[Opening SUPPLIED INFORMATION section]
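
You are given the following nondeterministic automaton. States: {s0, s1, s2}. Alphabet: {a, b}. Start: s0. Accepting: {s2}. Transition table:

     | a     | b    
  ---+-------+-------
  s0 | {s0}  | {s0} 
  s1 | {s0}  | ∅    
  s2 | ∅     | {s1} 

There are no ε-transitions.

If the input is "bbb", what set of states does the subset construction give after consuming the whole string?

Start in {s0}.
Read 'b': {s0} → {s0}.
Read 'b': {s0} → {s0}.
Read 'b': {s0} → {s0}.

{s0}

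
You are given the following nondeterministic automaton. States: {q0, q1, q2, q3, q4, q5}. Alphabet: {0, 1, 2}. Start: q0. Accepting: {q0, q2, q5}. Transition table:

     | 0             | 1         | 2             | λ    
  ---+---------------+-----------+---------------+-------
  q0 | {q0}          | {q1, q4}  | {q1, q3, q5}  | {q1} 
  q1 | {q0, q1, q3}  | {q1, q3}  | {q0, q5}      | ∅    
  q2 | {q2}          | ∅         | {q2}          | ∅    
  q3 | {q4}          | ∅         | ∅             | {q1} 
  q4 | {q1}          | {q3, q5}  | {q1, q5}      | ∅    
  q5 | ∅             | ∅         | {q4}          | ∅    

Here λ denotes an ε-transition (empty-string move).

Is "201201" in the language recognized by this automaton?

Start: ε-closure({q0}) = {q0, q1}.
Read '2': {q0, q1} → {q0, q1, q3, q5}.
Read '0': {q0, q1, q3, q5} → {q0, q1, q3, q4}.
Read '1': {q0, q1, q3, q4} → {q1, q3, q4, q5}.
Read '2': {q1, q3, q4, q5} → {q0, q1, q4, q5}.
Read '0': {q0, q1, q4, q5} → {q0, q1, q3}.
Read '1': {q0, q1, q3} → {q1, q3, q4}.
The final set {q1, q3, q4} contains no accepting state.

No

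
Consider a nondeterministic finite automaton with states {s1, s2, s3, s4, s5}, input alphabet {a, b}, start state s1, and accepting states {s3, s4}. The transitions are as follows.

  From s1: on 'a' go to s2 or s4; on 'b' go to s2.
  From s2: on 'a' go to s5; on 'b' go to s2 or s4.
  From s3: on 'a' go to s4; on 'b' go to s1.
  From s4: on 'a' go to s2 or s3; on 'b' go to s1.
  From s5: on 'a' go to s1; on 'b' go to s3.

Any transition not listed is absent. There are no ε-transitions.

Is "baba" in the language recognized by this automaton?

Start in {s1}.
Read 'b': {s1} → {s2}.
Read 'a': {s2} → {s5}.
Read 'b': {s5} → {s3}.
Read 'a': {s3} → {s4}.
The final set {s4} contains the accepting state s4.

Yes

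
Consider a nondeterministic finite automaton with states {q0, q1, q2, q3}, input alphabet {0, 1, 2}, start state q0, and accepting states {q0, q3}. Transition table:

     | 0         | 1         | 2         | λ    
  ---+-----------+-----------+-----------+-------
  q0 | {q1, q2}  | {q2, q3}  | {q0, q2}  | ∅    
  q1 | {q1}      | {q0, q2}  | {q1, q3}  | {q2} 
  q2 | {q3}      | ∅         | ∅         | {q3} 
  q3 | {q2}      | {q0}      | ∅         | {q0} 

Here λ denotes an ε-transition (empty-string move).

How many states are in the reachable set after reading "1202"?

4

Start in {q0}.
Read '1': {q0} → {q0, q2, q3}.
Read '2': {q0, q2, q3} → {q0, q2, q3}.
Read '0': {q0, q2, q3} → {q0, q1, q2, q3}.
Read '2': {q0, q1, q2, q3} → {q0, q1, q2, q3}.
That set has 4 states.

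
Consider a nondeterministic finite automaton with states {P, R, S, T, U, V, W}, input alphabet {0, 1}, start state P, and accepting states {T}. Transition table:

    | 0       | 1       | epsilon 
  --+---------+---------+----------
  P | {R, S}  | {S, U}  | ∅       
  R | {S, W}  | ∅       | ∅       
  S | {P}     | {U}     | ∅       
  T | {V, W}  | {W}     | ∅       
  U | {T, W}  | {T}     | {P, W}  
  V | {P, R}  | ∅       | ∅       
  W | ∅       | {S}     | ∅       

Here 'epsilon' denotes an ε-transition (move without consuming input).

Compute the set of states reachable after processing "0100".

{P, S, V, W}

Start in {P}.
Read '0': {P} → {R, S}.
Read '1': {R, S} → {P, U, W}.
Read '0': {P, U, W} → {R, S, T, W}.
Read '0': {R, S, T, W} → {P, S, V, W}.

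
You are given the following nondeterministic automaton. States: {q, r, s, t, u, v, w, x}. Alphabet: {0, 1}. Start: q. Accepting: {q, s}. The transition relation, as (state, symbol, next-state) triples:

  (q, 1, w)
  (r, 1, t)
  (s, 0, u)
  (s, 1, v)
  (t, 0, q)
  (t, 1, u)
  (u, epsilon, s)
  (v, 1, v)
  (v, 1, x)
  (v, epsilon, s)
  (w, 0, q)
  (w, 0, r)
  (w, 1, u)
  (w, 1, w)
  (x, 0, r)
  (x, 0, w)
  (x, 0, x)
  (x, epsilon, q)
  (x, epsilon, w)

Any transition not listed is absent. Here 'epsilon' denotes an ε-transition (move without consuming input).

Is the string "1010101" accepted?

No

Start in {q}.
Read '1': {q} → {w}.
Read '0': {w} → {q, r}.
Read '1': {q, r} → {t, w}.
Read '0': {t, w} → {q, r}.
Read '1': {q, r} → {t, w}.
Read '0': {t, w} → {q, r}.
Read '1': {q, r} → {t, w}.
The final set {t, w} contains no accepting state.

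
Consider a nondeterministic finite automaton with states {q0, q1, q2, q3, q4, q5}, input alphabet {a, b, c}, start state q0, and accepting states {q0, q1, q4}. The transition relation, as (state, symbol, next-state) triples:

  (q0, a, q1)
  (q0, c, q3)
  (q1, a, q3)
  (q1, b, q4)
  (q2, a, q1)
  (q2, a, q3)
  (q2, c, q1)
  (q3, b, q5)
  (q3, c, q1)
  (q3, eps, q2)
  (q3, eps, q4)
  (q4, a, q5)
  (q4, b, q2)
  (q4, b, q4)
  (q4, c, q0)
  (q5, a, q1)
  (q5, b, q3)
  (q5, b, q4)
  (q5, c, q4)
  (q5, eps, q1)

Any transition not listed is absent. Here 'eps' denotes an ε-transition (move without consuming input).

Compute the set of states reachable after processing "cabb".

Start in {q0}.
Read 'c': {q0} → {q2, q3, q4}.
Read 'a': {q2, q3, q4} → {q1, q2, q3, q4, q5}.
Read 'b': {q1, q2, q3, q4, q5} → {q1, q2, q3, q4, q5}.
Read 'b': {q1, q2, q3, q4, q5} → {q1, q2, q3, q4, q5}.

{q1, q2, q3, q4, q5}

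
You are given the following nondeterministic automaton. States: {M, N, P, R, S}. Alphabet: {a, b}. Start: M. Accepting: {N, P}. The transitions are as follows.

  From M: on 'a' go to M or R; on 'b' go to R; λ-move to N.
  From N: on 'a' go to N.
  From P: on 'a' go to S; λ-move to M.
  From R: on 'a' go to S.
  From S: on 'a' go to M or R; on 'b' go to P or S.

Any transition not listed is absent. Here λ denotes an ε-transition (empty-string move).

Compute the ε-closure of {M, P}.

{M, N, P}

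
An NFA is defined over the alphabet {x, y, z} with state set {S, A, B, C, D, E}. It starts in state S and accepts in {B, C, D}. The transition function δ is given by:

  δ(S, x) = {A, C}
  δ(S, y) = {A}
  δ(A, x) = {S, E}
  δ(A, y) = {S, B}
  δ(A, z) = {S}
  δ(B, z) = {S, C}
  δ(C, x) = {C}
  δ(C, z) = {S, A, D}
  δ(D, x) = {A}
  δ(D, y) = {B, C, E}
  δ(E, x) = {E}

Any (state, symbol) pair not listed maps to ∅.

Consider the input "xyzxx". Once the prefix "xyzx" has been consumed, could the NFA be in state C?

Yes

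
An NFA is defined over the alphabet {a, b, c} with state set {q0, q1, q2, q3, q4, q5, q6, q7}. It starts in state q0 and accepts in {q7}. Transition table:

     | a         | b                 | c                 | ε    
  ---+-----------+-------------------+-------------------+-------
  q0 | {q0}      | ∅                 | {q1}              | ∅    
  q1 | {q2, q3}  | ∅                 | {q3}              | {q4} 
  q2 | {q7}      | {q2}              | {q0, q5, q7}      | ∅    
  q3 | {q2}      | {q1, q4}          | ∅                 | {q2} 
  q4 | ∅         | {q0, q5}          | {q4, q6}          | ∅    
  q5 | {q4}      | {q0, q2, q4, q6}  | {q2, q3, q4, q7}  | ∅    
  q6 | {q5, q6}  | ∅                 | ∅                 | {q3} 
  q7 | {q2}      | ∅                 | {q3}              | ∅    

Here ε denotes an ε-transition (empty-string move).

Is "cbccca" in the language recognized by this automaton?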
[Closing SUPPLIED INFORMATION section]
## WHAT YOU WILL DO:
Look through the entries above and say how many lines contain "triples", giving nothing but the number.

## SOLUTION TO THE PROBLEM:
2